▶ **Task instructions**: Nothing outside the range below should be printed. Output exactly the lines from the line with "Answer: -1/54463 ≈ -1.8361e-5" to the line with "Let a(h) - 4", both included.

▶ **Excerpted records**:
•••

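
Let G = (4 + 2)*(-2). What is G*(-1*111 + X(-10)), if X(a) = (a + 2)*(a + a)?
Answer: -588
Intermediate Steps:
X(a) = 2*a*(2 + a) (X(a) = (2 + a)*(2*a) = 2*a*(2 + a))
G = -12 (G = 6*(-2) = -12)
G*(-1*111 + X(-10)) = -12*(-1*111 + 2*(-10)*(2 - 10)) = -12*(-111 + 2*(-10)*(-8)) = -12*(-111 + 160) = -12*49 = -588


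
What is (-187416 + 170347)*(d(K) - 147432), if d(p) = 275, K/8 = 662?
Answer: 2511822833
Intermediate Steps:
K = 5296 (K = 8*662 = 5296)
(-187416 + 170347)*(d(K) - 147432) = (-187416 + 170347)*(275 - 147432) = -17069*(-147157) = 2511822833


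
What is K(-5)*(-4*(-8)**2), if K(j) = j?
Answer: 1280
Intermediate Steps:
K(-5)*(-4*(-8)**2) = -(-20)*(-8)**2 = -(-20)*64 = -5*(-256) = 1280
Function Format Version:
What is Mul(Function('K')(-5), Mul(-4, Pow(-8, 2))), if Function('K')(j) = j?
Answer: 1280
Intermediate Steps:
Mul(Function('K')(-5), Mul(-4, Pow(-8, 2))) = Mul(-5, Mul(-4, Pow(-8, 2))) = Mul(-5, Mul(-4, 64)) = Mul(-5, -256) = 1280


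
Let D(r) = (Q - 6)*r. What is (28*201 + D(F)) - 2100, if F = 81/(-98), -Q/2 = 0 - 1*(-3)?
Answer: 173358/49 ≈ 3537.9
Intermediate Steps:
Q = -6 (Q = -2*(0 - 1*(-3)) = -2*(0 + 3) = -2*3 = -6)
F = -81/98 (F = 81*(-1/98) = -81/98 ≈ -0.82653)
D(r) = -12*r (D(r) = (-6 - 6)*r = -12*r)
(28*201 + D(F)) - 2100 = (28*201 - 12*(-81/98)) - 2100 = (5628 + 486/49) - 2100 = 276258/49 - 2100 = 173358/49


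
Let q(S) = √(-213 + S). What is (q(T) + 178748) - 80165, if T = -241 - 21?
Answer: 98583 + 5*I*√19 ≈ 98583.0 + 21.794*I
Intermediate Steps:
T = -262
(q(T) + 178748) - 80165 = (√(-213 - 262) + 178748) - 80165 = (√(-475) + 178748) - 80165 = (5*I*√19 + 178748) - 80165 = (178748 + 5*I*√19) - 80165 = 98583 + 5*I*√19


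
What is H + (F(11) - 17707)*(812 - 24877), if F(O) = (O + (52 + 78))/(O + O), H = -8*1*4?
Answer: 9371223141/22 ≈ 4.2596e+8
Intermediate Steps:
H = -32 (H = -8*4 = -32)
F(O) = (130 + O)/(2*O) (F(O) = (O + 130)/((2*O)) = (130 + O)*(1/(2*O)) = (130 + O)/(2*O))
H + (F(11) - 17707)*(812 - 24877) = -32 + ((1/2)*(130 + 11)/11 - 17707)*(812 - 24877) = -32 + ((1/2)*(1/11)*141 - 17707)*(-24065) = -32 + (141/22 - 17707)*(-24065) = -32 - 389413/22*(-24065) = -32 + 9371223845/22 = 9371223141/22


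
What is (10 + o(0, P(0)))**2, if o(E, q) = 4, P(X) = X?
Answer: 196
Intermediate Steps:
(10 + o(0, P(0)))**2 = (10 + 4)**2 = 14**2 = 196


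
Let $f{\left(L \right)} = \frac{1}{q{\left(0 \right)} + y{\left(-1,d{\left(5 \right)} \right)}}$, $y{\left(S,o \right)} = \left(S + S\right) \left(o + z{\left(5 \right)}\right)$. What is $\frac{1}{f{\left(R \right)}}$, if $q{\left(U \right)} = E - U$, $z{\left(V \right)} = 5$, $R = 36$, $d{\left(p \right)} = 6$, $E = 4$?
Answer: $-18$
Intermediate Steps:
$y{\left(S,o \right)} = 2 S \left(5 + o\right)$ ($y{\left(S,o \right)} = \left(S + S\right) \left(o + 5\right) = 2 S \left(5 + o\right)$)
$q{\left(U \right)} = 4 - U$
$f{\left(L \right)} = - \frac{1}{18}$ ($f{\left(L \right)} = \frac{1}{\left(4 - 0\right) + 2 \left(-1\right) \left(5 + 6\right)} = \frac{1}{\left(4 + 0\right) + 2 \left(-1\right) 11} = \frac{1}{4 - 22} = \frac{1}{-18} = - \frac{1}{18}$)
$\frac{1}{f{\left(R \right)}} = \frac{1}{- \frac{1}{18}} = -18$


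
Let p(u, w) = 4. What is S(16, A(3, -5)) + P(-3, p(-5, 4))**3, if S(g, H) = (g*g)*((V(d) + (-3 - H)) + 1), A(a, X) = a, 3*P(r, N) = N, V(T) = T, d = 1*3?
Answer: -13760/27 ≈ -509.63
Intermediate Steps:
d = 3
P(r, N) = N/3
S(g, H) = g**2*(1 - H) (S(g, H) = (g*g)*((3 + (-3 - H)) + 1) = g**2*(-H + 1) = g**2*(1 - H))
S(16, A(3, -5)) + P(-3, p(-5, 4))**3 = 16**2*(1 - 1*3) + ((1/3)*4)**3 = 256*(1 - 3) + (4/3)**3 = 256*(-2) + 64/27 = -512 + 64/27 = -13760/27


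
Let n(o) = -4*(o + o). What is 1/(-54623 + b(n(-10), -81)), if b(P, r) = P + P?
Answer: -1/54463 ≈ -1.8361e-5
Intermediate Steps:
n(o) = -8*o
b(P, r) = 2*P
1/(-54623 + b(n(-10), -81)) = 1/(-54623 + 2*(-8*(-10))) = 1/(-54623 + 2*80) = 1/(-54623 + 160) = 1/(-54463) = -1/54463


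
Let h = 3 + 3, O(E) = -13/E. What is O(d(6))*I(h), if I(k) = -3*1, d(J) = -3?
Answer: -13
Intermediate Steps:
h = 6
I(k) = -3
O(d(6))*I(h) = -13/(-3)*(-3) = -13*(-1/3)*(-3) = (13/3)*(-3) = -13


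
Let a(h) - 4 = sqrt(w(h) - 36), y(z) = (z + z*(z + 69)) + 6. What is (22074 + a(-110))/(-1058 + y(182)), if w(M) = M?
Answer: 11039/22406 + I*sqrt(146)/44812 ≈ 0.49268 + 0.00026964*I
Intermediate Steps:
y(z) = 6 + z + z*(69 + z) (y(z) = (z + z*(69 + z)) + 6 = 6 + z + z*(69 + z))
a(h) = 4 + sqrt(-36 + h) (a(h) = 4 + sqrt(h - 36) = 4 + sqrt(-36 + h))
(22074 + a(-110))/(-1058 + y(182)) = (22074 + (4 + sqrt(-36 - 110)))/(-1058 + (6 + 182**2 + 70*182)) = (22074 + (4 + sqrt(-146)))/(-1058 + (6 + 33124 + 12740)) = (22074 + (4 + I*sqrt(146)))/(-1058 + 45870) = (22078 + I*sqrt(146))/44812 = (22078 + I*sqrt(146))*(1/44812) = 11039/22406 + I*sqrt(146)/44812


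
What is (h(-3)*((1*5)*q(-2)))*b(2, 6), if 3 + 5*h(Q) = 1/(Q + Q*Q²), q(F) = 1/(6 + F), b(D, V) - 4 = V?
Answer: -91/12 ≈ -7.5833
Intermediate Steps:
b(D, V) = 4 + V
h(Q) = -⅗ + 1/(5*(Q + Q³)) (h(Q) = -⅗ + 1/(5*(Q + Q*Q²)) = -⅗ + 1/(5*(Q + Q³)))
(h(-3)*((1*5)*q(-2)))*b(2, 6) = (((⅕)*(1 - 3*(-3) - 3*(-3)³)/(-3*(1 + (-3)²)))*((1*5)/(6 - 2)))*(4 + 6) = (((⅕)*(-⅓)*(1 + 9 - 3*(-27))/(1 + 9))*(5/4))*10 = (((⅕)*(-⅓)*(1 + 9 + 81)/10)*(5*(¼)))*10 = (((⅕)*(-⅓)*(⅒)*91)*(5/4))*10 = -91/150*5/4*10 = -91/120*10 = -91/12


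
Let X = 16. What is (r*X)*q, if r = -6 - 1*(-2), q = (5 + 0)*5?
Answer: -1600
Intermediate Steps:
q = 25 (q = 5*5 = 25)
r = -4 (r = -6 + 2 = -4)
(r*X)*q = -4*16*25 = -64*25 = -1600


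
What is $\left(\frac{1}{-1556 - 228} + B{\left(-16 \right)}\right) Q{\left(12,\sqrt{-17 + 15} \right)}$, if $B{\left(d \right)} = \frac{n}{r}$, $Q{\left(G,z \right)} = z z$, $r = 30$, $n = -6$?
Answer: $\frac{1789}{4460} \approx 0.40112$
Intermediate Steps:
$Q{\left(G,z \right)} = z^{2}$
$B{\left(d \right)} = - \frac{1}{5}$ ($B{\left(d \right)} = - \frac{6}{30} = \left(-6\right) \frac{1}{30} = - \frac{1}{5}$)
$\left(\frac{1}{-1556 - 228} + B{\left(-16 \right)}\right) Q{\left(12,\sqrt{-17 + 15} \right)} = \left(\frac{1}{-1556 - 228} - \frac{1}{5}\right) \left(\sqrt{-17 + 15}\right)^{2} = \left(\frac{1}{-1784} - \frac{1}{5}\right) \left(\sqrt{-2}\right)^{2} = \left(- \frac{1}{1784} - \frac{1}{5}\right) \left(i \sqrt{2}\right)^{2} = \left(- \frac{1789}{8920}\right) \left(-2\right) = \frac{1789}{4460}$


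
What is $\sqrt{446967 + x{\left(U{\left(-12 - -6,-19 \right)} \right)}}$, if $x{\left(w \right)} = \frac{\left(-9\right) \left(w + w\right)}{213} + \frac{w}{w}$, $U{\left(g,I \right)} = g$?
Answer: $\frac{2 \sqrt{563292061}}{71} \approx 668.56$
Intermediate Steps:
$x{\left(w \right)} = 1 - \frac{6 w}{71}$ ($x{\left(w \right)} = - 9 \cdot 2 w \frac{1}{213} + 1 = - 18 w \frac{1}{213} + 1 = - \frac{6 w}{71} + 1 = 1 - \frac{6 w}{71}$)
$\sqrt{446967 + x{\left(U{\left(-12 - -6,-19 \right)} \right)}} = \sqrt{446967 + \left(1 - \frac{6 \left(-12 - -6\right)}{71}\right)} = \sqrt{446967 + \left(1 - \frac{6 \left(-12 + 6\right)}{71}\right)} = \sqrt{446967 + \left(1 - - \frac{36}{71}\right)} = \sqrt{446967 + \left(1 + \frac{36}{71}\right)} = \sqrt{446967 + \frac{107}{71}} = \sqrt{\frac{31734764}{71}} = \frac{2 \sqrt{563292061}}{71}$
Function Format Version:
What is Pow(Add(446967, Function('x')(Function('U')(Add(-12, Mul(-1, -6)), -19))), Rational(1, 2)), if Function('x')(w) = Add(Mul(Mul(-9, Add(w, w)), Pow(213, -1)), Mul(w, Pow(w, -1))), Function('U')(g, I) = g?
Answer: Mul(Rational(2, 71), Pow(563292061, Rational(1, 2))) ≈ 668.56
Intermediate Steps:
Function('x')(w) = Add(1, Mul(Rational(-6, 71), w)) (Function('x')(w) = Add(Mul(Mul(-9, Mul(2, w)), Rational(1, 213)), 1) = Add(Mul(Mul(-18, w), Rational(1, 213)), 1) = Add(Mul(Rational(-6, 71), w), 1) = Add(1, Mul(Rational(-6, 71), w)))
Pow(Add(446967, Function('x')(Function('U')(Add(-12, Mul(-1, -6)), -19))), Rational(1, 2)) = Pow(Add(446967, Add(1, Mul(Rational(-6, 71), Add(-12, Mul(-1, -6))))), Rational(1, 2)) = Pow(Add(446967, Add(1, Mul(Rational(-6, 71), Add(-12, 6)))), Rational(1, 2)) = Pow(Add(446967, Add(1, Mul(Rational(-6, 71), -6))), Rational(1, 2)) = Pow(Add(446967, Add(1, Rational(36, 71))), Rational(1, 2)) = Pow(Add(446967, Rational(107, 71)), Rational(1, 2)) = Pow(Rational(31734764, 71), Rational(1, 2)) = Mul(Rational(2, 71), Pow(563292061, Rational(1, 2)))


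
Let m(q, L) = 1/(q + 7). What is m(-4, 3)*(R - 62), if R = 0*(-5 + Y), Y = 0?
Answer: -62/3 ≈ -20.667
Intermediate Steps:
m(q, L) = 1/(7 + q)
R = 0 (R = 0*(-5 + 0) = 0*(-5) = 0)
m(-4, 3)*(R - 62) = (0 - 62)/(7 - 4) = -62/3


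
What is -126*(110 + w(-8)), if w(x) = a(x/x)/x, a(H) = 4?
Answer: -13797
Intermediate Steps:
w(x) = 4/x
-126*(110 + w(-8)) = -126*(110 + 4/(-8)) = -126*(110 + 4*(-1/8)) = -126*(110 - 1/2) = -126*219/2 = -13797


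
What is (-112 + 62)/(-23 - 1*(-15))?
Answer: 25/4 ≈ 6.2500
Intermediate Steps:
(-112 + 62)/(-23 - 1*(-15)) = -50/(-23 + 15) = -50/(-8) = -50*(-1/8) = 25/4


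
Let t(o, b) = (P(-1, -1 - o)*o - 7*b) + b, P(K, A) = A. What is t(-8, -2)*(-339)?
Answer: 14916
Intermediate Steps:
t(o, b) = -6*b + o*(-1 - o) (t(o, b) = ((-1 - o)*o - 7*b) + b = (o*(-1 - o) - 7*b) + b = (-7*b + o*(-1 - o)) + b = -6*b + o*(-1 - o))
t(-8, -2)*(-339) = (-6*(-2) - 1*(-8)*(1 - 8))*(-339) = (12 - 1*(-8)*(-7))*(-339) = (12 - 56)*(-339) = -44*(-339) = 14916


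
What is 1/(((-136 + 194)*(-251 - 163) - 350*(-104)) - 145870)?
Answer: -1/133482 ≈ -7.4916e-6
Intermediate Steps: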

•••

▶ **Problem solution**:
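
Answer: -1/54463 ≈ -1.8361e-5
Intermediate Steps:
n(o) = -8*o
b(P, r) = 2*P
1/(-54623 + b(n(-10), -81)) = 1/(-54623 + 2*(-8*(-10))) = 1/(-54623 + 2*80) = 1/(-54623 + 160) = 1/(-54463) = -1/54463


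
Let h = 3 + 3, O(E) = -13/E. What is O(d(6))*I(h), if I(k) = -3*1, d(J) = -3?
Answer: -13
Intermediate Steps:
h = 6
I(k) = -3
O(d(6))*I(h) = -13/(-3)*(-3) = -13*(-1/3)*(-3) = (13/3)*(-3) = -13


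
Let a(h) - 4 = sqrt(w(h) - 36), y(z) = (z + z*(z + 69)) + 6. What is (22074 + a(-110))/(-1058 + y(182)), if w(M) = M?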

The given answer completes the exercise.